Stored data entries

>>>>

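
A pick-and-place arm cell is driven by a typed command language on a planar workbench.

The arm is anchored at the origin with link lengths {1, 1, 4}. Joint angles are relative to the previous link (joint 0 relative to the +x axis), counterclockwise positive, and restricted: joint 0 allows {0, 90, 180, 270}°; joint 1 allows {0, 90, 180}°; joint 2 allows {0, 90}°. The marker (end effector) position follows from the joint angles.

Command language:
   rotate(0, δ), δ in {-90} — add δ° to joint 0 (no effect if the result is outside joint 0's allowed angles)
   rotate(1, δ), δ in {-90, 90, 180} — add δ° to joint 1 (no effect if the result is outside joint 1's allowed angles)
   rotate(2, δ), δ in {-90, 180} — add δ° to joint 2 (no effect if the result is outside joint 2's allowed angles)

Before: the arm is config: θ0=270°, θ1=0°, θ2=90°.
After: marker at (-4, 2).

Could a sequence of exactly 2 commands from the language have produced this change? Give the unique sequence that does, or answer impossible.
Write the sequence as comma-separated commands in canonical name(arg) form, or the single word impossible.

t0: config: θ0=270°, θ1=0°, θ2=90°
1. rotate(0, -90) → config: θ0=180°, θ1=0°, θ2=90°
2. rotate(0, -90) → config: θ0=90°, θ1=0°, θ2=90°
no rival 2-sequence matches.

rotate(0, -90), rotate(0, -90)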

<<<<

The response should be a verbatim transcription of the data.

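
A pick-and-place arm cell is driven by a typed command language on a planar workbench.

The arm is anchored at the origin with link lengths {1, 1, 4}. Joint angles are relative to the previous link (joint 0 relative to the +x axis), counterclockwise positive, and restricted: joint 0 allows {0, 90, 180, 270}°; joint 1 allows {0, 90, 180}°; joint 2 allows {0, 90}°. The marker (end effector) position follows from the joint angles.

Command language:
   rotate(0, δ), δ in {-90} — add δ° to joint 0 (no effect if the result is outside joint 0's allowed angles)
   rotate(1, δ), δ in {-90, 90, 180} — add δ° to joint 1 (no effect if the result is outside joint 1's allowed angles)
   rotate(2, δ), δ in {-90, 180} — add δ° to joint 2 (no effect if the result is outside joint 2's allowed angles)

Before: the arm is config: θ0=270°, θ1=0°, θ2=90°.
After: marker at (-4, 2).

Could a sequence of exactly 2 commands from the language have produced this change? Give the unique sequence that does, or answer impossible.
Write the sequence as comma-separated commands in canonical name(arg) form, or the single word impossible.

t0: config: θ0=270°, θ1=0°, θ2=90°
1. rotate(0, -90) → config: θ0=180°, θ1=0°, θ2=90°
2. rotate(0, -90) → config: θ0=90°, θ1=0°, θ2=90°
no rival 2-sequence matches.

rotate(0, -90), rotate(0, -90)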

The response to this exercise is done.